Collected data
=====
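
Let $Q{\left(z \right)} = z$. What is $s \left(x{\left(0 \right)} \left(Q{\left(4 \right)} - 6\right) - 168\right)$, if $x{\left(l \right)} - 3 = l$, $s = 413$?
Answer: $-71862$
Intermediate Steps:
$x{\left(l \right)} = 3 + l$
$s \left(x{\left(0 \right)} \left(Q{\left(4 \right)} - 6\right) - 168\right) = 413 \left(\left(3 + 0\right) \left(4 - 6\right) - 168\right) = 413 \left(3 \left(-2\right) - 168\right) = 413 \left(-6 - 168\right) = 413 \left(-174\right) = -71862$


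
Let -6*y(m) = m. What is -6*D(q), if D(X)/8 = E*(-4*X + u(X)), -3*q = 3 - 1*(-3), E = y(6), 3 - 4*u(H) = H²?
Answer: 372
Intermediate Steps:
u(H) = ¾ - H²/4
y(m) = -m/6
E = -1 (E = -⅙*6 = -1)
q = -2 (q = -(3 - 1*(-3))/3 = -(3 + 3)/3 = -⅓*6 = -2)
D(X) = -6 + 2*X² + 32*X (D(X) = 8*(-(-4*X + (¾ - X²/4))) = 8*(-(¾ - 4*X - X²/4)) = 8*(-¾ + 4*X + X²/4) = -6 + 2*X² + 32*X)
-6*D(q) = -6*(-6 + 2*(-2)² + 32*(-2)) = -6*(-6 + 2*4 - 64) = -6*(-6 + 8 - 64) = -6*(-62) = 372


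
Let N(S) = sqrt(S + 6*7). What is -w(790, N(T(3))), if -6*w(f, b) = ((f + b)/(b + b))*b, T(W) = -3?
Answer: 395/6 + sqrt(39)/12 ≈ 66.354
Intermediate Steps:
N(S) = sqrt(42 + S) (N(S) = sqrt(S + 42) = sqrt(42 + S))
w(f, b) = -b/12 - f/12 (w(f, b) = -(f + b)/(b + b)*b/6 = -(b + f)/((2*b))*b/6 = -(b + f)*(1/(2*b))*b/6 = -(b + f)/(2*b)*b/6 = -(b/2 + f/2)/6 = -b/12 - f/12)
-w(790, N(T(3))) = -(-sqrt(42 - 3)/12 - 1/12*790) = -(-sqrt(39)/12 - 395/6) = -(-395/6 - sqrt(39)/12) = 395/6 + sqrt(39)/12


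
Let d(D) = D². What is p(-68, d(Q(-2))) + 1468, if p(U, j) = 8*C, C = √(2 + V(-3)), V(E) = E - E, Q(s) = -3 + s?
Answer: 1468 + 8*√2 ≈ 1479.3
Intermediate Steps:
V(E) = 0
C = √2 (C = √(2 + 0) = √2 ≈ 1.4142)
p(U, j) = 8*√2
p(-68, d(Q(-2))) + 1468 = 8*√2 + 1468 = 1468 + 8*√2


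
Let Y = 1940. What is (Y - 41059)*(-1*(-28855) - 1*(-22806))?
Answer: -2020926659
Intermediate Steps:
(Y - 41059)*(-1*(-28855) - 1*(-22806)) = (1940 - 41059)*(-1*(-28855) - 1*(-22806)) = -39119*(28855 + 22806) = -39119*51661 = -2020926659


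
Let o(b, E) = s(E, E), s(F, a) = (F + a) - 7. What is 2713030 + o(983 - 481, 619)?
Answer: 2714261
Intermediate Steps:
s(F, a) = -7 + F + a
o(b, E) = -7 + 2*E (o(b, E) = -7 + E + E = -7 + 2*E)
2713030 + o(983 - 481, 619) = 2713030 + (-7 + 2*619) = 2713030 + (-7 + 1238) = 2713030 + 1231 = 2714261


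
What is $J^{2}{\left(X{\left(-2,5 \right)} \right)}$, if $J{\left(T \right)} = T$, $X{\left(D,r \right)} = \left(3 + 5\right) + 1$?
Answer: $81$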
=====
* _Work task_: If the string "Answer" appears in a line of the entries, report the line.

* _Exercise solution_:
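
Answer: $-71862$
Answer: 372
Answer: 395/6 + sqrt(39)/12 ≈ 66.354
Answer: 1468 + 8*√2 ≈ 1479.3
Answer: -2020926659
Answer: 2714261
Answer: $81$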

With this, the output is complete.